(Stored items)

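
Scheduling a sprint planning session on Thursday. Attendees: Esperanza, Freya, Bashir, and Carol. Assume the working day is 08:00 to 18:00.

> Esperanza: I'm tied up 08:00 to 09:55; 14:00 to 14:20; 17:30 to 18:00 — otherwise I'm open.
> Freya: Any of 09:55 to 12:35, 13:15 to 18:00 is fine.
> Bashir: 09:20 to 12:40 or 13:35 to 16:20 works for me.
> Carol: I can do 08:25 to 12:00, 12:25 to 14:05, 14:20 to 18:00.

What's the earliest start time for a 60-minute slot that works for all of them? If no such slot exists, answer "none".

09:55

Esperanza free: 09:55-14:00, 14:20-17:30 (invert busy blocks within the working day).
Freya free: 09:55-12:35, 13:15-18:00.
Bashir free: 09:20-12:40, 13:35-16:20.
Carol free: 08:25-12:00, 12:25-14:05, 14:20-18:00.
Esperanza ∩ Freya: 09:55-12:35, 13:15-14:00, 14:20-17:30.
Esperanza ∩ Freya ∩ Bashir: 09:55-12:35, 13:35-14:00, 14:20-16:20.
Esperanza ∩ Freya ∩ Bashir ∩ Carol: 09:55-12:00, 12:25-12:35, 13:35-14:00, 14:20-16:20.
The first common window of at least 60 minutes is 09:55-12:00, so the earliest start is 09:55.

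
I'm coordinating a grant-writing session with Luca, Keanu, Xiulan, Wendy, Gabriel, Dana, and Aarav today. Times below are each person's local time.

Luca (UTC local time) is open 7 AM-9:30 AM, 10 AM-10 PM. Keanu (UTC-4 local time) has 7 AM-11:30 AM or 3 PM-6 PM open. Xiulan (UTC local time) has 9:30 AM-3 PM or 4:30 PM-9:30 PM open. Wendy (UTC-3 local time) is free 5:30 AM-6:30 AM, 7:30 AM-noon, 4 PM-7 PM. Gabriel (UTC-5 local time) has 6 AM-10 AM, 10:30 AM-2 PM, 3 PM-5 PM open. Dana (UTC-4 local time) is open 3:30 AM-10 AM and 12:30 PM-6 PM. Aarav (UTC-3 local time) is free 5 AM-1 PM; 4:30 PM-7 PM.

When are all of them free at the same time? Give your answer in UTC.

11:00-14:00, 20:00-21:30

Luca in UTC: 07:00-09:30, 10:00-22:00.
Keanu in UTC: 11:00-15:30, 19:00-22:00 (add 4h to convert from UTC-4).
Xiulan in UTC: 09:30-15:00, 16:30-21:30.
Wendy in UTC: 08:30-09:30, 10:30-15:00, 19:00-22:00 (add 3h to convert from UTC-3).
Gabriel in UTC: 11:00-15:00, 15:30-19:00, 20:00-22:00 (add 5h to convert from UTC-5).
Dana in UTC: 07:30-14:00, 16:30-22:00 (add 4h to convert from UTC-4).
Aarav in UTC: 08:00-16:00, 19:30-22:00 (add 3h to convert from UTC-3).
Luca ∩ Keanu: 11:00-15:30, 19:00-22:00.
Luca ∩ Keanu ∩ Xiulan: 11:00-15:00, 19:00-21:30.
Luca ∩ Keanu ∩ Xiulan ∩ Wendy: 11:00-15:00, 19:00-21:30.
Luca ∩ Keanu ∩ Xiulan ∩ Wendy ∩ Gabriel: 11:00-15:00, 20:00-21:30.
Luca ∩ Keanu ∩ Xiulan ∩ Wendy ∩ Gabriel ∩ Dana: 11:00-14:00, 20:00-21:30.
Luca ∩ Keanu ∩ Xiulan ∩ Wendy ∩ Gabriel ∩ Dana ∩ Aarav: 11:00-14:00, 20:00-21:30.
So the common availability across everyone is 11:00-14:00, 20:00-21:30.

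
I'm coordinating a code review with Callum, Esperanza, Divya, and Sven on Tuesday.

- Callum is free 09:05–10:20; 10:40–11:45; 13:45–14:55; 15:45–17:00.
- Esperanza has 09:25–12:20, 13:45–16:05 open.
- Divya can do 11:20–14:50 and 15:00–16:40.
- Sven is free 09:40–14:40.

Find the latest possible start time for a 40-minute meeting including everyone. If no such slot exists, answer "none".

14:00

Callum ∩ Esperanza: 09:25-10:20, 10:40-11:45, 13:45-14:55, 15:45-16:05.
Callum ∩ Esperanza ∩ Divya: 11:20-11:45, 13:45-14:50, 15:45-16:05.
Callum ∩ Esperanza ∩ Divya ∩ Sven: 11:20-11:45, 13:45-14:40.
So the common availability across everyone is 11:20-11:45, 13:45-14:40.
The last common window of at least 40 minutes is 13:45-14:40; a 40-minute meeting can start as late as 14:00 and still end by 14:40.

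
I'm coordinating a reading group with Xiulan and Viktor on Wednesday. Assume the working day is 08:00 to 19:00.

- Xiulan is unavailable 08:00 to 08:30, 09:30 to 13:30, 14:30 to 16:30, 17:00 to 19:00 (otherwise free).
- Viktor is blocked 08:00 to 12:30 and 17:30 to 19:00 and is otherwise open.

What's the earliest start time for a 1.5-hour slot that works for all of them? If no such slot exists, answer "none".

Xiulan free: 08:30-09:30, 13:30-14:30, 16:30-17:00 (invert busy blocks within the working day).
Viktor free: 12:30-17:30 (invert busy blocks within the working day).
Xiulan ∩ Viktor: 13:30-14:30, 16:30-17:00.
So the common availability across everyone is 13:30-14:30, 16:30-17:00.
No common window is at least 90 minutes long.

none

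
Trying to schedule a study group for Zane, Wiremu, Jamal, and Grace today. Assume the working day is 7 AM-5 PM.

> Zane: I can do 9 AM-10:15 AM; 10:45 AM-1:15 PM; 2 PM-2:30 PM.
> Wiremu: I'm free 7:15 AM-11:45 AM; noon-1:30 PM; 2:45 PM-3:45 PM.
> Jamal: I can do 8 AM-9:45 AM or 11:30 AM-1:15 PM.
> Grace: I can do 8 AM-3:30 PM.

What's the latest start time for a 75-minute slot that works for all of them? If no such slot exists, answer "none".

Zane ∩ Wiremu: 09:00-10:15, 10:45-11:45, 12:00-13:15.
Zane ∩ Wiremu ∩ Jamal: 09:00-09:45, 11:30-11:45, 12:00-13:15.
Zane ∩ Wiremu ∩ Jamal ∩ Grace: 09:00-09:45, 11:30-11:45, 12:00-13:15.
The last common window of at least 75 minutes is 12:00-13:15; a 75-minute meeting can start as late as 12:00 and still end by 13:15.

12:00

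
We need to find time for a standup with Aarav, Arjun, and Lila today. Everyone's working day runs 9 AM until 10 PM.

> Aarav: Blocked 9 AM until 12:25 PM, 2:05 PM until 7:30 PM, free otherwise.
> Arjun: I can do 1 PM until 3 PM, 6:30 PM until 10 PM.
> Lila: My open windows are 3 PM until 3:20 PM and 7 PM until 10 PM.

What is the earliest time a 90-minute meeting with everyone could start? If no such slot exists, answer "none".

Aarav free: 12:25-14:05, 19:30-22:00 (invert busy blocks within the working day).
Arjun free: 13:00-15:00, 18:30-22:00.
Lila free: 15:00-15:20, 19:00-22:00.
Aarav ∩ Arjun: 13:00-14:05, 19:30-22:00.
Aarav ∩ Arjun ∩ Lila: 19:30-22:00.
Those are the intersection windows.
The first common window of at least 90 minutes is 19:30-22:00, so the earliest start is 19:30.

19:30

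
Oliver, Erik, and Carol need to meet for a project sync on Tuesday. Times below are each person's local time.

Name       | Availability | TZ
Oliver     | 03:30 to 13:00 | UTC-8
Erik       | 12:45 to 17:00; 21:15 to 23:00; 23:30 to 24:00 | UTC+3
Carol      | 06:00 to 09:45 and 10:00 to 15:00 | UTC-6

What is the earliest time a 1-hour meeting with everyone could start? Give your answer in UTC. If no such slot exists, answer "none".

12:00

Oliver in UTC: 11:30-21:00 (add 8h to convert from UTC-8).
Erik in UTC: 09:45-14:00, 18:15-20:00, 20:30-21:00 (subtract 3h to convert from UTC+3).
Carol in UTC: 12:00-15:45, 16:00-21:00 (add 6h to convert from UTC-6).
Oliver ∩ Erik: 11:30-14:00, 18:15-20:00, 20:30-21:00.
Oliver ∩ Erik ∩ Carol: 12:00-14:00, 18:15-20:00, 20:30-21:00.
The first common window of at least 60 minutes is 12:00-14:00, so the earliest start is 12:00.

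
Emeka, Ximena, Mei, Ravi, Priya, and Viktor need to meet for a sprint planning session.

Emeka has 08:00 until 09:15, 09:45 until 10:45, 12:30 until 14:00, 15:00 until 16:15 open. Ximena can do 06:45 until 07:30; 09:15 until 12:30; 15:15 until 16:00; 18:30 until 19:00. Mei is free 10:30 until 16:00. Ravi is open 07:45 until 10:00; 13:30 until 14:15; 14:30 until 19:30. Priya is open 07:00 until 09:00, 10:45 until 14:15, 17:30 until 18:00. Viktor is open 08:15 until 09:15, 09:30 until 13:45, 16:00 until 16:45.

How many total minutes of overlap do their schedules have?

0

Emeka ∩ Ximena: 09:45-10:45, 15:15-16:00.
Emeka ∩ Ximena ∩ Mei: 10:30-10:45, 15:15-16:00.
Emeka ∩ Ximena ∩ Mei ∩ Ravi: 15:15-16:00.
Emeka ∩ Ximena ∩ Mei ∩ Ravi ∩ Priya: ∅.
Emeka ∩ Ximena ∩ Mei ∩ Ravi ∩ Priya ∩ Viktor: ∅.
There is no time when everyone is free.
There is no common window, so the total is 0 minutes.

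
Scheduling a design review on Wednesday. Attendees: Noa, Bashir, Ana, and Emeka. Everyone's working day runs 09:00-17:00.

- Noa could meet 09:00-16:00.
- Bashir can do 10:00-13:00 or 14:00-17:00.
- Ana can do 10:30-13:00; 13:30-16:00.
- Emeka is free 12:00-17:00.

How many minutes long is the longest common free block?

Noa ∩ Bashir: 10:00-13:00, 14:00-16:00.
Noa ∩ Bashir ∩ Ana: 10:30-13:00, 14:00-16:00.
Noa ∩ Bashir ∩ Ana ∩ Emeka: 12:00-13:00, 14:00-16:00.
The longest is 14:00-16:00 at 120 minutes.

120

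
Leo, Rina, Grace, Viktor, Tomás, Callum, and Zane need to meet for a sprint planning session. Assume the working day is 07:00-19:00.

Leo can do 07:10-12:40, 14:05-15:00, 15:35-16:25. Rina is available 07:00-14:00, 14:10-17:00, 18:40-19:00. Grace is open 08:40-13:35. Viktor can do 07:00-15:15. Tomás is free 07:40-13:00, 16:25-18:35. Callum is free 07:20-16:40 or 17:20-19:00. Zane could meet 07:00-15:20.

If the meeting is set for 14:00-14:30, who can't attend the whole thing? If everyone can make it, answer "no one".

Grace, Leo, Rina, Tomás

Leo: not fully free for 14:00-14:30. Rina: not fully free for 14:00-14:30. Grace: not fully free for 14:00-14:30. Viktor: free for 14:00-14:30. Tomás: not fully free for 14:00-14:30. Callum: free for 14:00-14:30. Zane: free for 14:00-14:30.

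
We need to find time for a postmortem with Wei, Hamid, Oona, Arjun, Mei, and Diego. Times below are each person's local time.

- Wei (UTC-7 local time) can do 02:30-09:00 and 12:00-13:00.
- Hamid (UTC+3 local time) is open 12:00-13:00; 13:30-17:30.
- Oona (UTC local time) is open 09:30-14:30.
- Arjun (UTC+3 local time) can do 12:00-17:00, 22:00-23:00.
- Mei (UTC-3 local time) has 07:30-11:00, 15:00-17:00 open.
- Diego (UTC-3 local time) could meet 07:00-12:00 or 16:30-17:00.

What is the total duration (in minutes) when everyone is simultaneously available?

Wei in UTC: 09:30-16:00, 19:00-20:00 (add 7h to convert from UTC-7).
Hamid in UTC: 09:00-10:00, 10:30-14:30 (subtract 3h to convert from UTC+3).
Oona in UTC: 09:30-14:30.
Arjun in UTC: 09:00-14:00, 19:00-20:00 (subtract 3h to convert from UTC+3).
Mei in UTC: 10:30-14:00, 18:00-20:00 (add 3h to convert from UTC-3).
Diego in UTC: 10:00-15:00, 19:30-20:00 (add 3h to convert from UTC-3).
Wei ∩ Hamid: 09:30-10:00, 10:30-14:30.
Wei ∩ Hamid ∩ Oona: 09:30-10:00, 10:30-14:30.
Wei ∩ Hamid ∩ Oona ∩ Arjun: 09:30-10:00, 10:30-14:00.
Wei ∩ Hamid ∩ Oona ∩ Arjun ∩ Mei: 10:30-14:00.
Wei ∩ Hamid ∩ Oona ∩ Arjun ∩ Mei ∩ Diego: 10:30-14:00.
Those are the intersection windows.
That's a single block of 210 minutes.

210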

# Exercise aim:
Your answer must be the line holding "- Arjun (UTC+3" plus every later line to the end of the records, copied exactly.

# Exercise response:
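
- Arjun (UTC+3 local time) can do 12:00-17:00, 22:00-23:00.
- Mei (UTC-3 local time) has 07:30-11:00, 15:00-17:00 open.
- Diego (UTC-3 local time) could meet 07:00-12:00 or 16:30-17:00.

What is the total duration (in minutes) when everyone is simultaneously available?

Wei in UTC: 09:30-16:00, 19:00-20:00 (add 7h to convert from UTC-7).
Hamid in UTC: 09:00-10:00, 10:30-14:30 (subtract 3h to convert from UTC+3).
Oona in UTC: 09:30-14:30.
Arjun in UTC: 09:00-14:00, 19:00-20:00 (subtract 3h to convert from UTC+3).
Mei in UTC: 10:30-14:00, 18:00-20:00 (add 3h to convert from UTC-3).
Diego in UTC: 10:00-15:00, 19:30-20:00 (add 3h to convert from UTC-3).
Wei ∩ Hamid: 09:30-10:00, 10:30-14:30.
Wei ∩ Hamid ∩ Oona: 09:30-10:00, 10:30-14:30.
Wei ∩ Hamid ∩ Oona ∩ Arjun: 09:30-10:00, 10:30-14:00.
Wei ∩ Hamid ∩ Oona ∩ Arjun ∩ Mei: 10:30-14:00.
Wei ∩ Hamid ∩ Oona ∩ Arjun ∩ Mei ∩ Diego: 10:30-14:00.
Those are the intersection windows.
That's a single block of 210 minutes.

210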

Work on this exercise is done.